▶ [Task description]:
Reproduce the data exactly; no word may be added or dropped.

(Collected data)
-- Opening Marker --
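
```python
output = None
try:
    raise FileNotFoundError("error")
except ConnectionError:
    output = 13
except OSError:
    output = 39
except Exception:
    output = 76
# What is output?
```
39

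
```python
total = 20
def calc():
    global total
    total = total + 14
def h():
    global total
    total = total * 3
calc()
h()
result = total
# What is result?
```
102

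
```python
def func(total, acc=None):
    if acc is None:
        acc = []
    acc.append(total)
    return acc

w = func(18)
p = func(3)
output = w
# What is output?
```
[18]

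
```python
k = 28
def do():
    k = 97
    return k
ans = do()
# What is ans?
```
97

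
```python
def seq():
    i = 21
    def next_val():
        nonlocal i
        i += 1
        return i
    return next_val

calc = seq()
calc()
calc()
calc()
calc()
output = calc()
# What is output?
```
26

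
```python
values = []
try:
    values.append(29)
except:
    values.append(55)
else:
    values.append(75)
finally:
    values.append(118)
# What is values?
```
[29, 75, 118]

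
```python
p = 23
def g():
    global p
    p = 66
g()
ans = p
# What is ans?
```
66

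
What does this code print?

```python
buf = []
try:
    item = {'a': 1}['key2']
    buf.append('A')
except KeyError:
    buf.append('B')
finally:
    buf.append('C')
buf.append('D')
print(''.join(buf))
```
BCD

finally always runs, even after exception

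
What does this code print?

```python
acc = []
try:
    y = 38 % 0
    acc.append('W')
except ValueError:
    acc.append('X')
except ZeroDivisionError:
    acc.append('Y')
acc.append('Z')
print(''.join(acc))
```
YZ

ZeroDivisionError is caught by its specific handler, not ValueError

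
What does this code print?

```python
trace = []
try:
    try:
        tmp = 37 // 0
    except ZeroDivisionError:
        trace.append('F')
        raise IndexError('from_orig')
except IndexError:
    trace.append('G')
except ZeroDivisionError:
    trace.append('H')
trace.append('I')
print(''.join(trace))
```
FGI

IndexError raised and caught, original ZeroDivisionError not re-raised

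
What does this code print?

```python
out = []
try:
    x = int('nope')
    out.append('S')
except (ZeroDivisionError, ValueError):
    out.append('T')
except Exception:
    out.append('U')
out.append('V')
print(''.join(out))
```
TV

ValueError matches tuple containing it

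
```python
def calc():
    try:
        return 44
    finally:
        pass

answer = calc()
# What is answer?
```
44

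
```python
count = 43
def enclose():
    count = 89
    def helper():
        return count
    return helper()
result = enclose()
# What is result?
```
89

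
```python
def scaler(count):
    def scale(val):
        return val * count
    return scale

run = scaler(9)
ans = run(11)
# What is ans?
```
99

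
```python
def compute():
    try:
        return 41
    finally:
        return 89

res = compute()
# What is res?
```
89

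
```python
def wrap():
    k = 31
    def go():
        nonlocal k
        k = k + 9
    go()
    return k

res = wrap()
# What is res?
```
40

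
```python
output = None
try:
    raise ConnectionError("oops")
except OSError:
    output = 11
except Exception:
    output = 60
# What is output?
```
11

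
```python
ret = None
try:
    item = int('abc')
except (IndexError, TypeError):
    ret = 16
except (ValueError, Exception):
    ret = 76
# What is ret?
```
76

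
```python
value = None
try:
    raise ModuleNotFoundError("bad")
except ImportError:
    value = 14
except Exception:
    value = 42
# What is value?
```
14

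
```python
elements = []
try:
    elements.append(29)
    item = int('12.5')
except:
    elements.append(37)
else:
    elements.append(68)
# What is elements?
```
[29, 37]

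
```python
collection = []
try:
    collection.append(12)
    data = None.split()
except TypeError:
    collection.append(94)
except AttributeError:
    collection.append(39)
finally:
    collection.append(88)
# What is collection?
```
[12, 39, 88]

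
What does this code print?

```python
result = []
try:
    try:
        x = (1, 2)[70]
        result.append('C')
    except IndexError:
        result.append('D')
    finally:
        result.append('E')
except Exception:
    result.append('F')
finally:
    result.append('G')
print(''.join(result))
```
DEG

Both finally blocks run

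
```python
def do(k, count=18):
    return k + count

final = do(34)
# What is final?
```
52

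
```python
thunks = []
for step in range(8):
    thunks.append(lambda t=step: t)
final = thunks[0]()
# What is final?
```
0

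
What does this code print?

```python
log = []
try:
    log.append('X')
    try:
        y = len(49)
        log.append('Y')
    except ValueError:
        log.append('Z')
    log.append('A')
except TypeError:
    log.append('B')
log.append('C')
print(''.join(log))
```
XBC

Inner handler doesn't match, propagates to outer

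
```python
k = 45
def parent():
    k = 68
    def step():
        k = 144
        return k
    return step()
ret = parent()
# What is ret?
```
144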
-- Closing Marker --
▶ [Task response]:
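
```python
output = None
try:
    raise FileNotFoundError("error")
except ConnectionError:
    output = 13
except OSError:
    output = 39
except Exception:
    output = 76
# What is output?
```
39

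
```python
total = 20
def calc():
    global total
    total = total + 14
def h():
    global total
    total = total * 3
calc()
h()
result = total
# What is result?
```
102

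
```python
def func(total, acc=None):
    if acc is None:
        acc = []
    acc.append(total)
    return acc

w = func(18)
p = func(3)
output = w
# What is output?
```
[18]

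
```python
k = 28
def do():
    k = 97
    return k
ans = do()
# What is ans?
```
97

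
```python
def seq():
    i = 21
    def next_val():
        nonlocal i
        i += 1
        return i
    return next_val

calc = seq()
calc()
calc()
calc()
calc()
output = calc()
# What is output?
```
26

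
```python
values = []
try:
    values.append(29)
except:
    values.append(55)
else:
    values.append(75)
finally:
    values.append(118)
# What is values?
```
[29, 75, 118]

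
```python
p = 23
def g():
    global p
    p = 66
g()
ans = p
# What is ans?
```
66

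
What does this code print?

```python
buf = []
try:
    item = {'a': 1}['key2']
    buf.append('A')
except KeyError:
    buf.append('B')
finally:
    buf.append('C')
buf.append('D')
print(''.join(buf))
```
BCD

finally always runs, even after exception

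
What does this code print?

```python
acc = []
try:
    y = 38 % 0
    acc.append('W')
except ValueError:
    acc.append('X')
except ZeroDivisionError:
    acc.append('Y')
acc.append('Z')
print(''.join(acc))
```
YZ

ZeroDivisionError is caught by its specific handler, not ValueError

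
What does this code print?

```python
trace = []
try:
    try:
        tmp = 37 // 0
    except ZeroDivisionError:
        trace.append('F')
        raise IndexError('from_orig')
except IndexError:
    trace.append('G')
except ZeroDivisionError:
    trace.append('H')
trace.append('I')
print(''.join(trace))
```
FGI

IndexError raised and caught, original ZeroDivisionError not re-raised

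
What does this code print?

```python
out = []
try:
    x = int('nope')
    out.append('S')
except (ZeroDivisionError, ValueError):
    out.append('T')
except Exception:
    out.append('U')
out.append('V')
print(''.join(out))
```
TV

ValueError matches tuple containing it

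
```python
def calc():
    try:
        return 44
    finally:
        pass

answer = calc()
# What is answer?
```
44

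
```python
count = 43
def enclose():
    count = 89
    def helper():
        return count
    return helper()
result = enclose()
# What is result?
```
89

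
```python
def scaler(count):
    def scale(val):
        return val * count
    return scale

run = scaler(9)
ans = run(11)
# What is ans?
```
99

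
```python
def compute():
    try:
        return 41
    finally:
        return 89

res = compute()
# What is res?
```
89

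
```python
def wrap():
    k = 31
    def go():
        nonlocal k
        k = k + 9
    go()
    return k

res = wrap()
# What is res?
```
40

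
```python
output = None
try:
    raise ConnectionError("oops")
except OSError:
    output = 11
except Exception:
    output = 60
# What is output?
```
11

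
```python
ret = None
try:
    item = int('abc')
except (IndexError, TypeError):
    ret = 16
except (ValueError, Exception):
    ret = 76
# What is ret?
```
76

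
```python
value = None
try:
    raise ModuleNotFoundError("bad")
except ImportError:
    value = 14
except Exception:
    value = 42
# What is value?
```
14

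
```python
elements = []
try:
    elements.append(29)
    item = int('12.5')
except:
    elements.append(37)
else:
    elements.append(68)
# What is elements?
```
[29, 37]

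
```python
collection = []
try:
    collection.append(12)
    data = None.split()
except TypeError:
    collection.append(94)
except AttributeError:
    collection.append(39)
finally:
    collection.append(88)
# What is collection?
```
[12, 39, 88]

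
What does this code print?

```python
result = []
try:
    try:
        x = (1, 2)[70]
        result.append('C')
    except IndexError:
        result.append('D')
    finally:
        result.append('E')
except Exception:
    result.append('F')
finally:
    result.append('G')
print(''.join(result))
```
DEG

Both finally blocks run

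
```python
def do(k, count=18):
    return k + count

final = do(34)
# What is final?
```
52

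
```python
thunks = []
for step in range(8):
    thunks.append(lambda t=step: t)
final = thunks[0]()
# What is final?
```
0

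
What does this code print?

```python
log = []
try:
    log.append('X')
    try:
        y = len(49)
        log.append('Y')
    except ValueError:
        log.append('Z')
    log.append('A')
except TypeError:
    log.append('B')
log.append('C')
print(''.join(log))
```
XBC

Inner handler doesn't match, propagates to outer

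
```python
k = 45
def parent():
    k = 68
    def step():
        k = 144
        return k
    return step()
ret = parent()
# What is ret?
```
144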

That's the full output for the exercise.